- **GOAL OF THE EXERCISE**:
Print exactly the lines below between the line holding "A student has" and the line holding "For a measurement", inclusive, and nothing more.

- **DATA FOR ANALYSIS**:

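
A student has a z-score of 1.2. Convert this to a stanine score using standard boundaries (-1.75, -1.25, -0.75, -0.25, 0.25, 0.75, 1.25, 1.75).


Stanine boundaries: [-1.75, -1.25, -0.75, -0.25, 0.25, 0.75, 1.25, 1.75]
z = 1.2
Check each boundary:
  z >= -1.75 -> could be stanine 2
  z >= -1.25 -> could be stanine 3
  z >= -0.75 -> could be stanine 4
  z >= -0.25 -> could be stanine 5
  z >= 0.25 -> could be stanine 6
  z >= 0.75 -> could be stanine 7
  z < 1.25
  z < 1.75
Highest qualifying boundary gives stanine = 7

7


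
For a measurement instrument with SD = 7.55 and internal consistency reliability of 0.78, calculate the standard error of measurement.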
--
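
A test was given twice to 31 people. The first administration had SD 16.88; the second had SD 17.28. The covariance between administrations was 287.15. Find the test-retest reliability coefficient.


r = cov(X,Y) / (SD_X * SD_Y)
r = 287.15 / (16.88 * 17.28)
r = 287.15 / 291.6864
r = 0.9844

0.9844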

- **PROBLEM SOLUTION**:
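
A student has a z-score of 1.2. Convert this to a stanine score using standard boundaries (-1.75, -1.25, -0.75, -0.25, 0.25, 0.75, 1.25, 1.75).


Stanine boundaries: [-1.75, -1.25, -0.75, -0.25, 0.25, 0.75, 1.25, 1.75]
z = 1.2
Check each boundary:
  z >= -1.75 -> could be stanine 2
  z >= -1.25 -> could be stanine 3
  z >= -0.75 -> could be stanine 4
  z >= -0.25 -> could be stanine 5
  z >= 0.25 -> could be stanine 6
  z >= 0.75 -> could be stanine 7
  z < 1.25
  z < 1.75
Highest qualifying boundary gives stanine = 7

7


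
For a measurement instrument with SD = 7.55 and internal consistency reliability of 0.78, calculate the standard error of measurement.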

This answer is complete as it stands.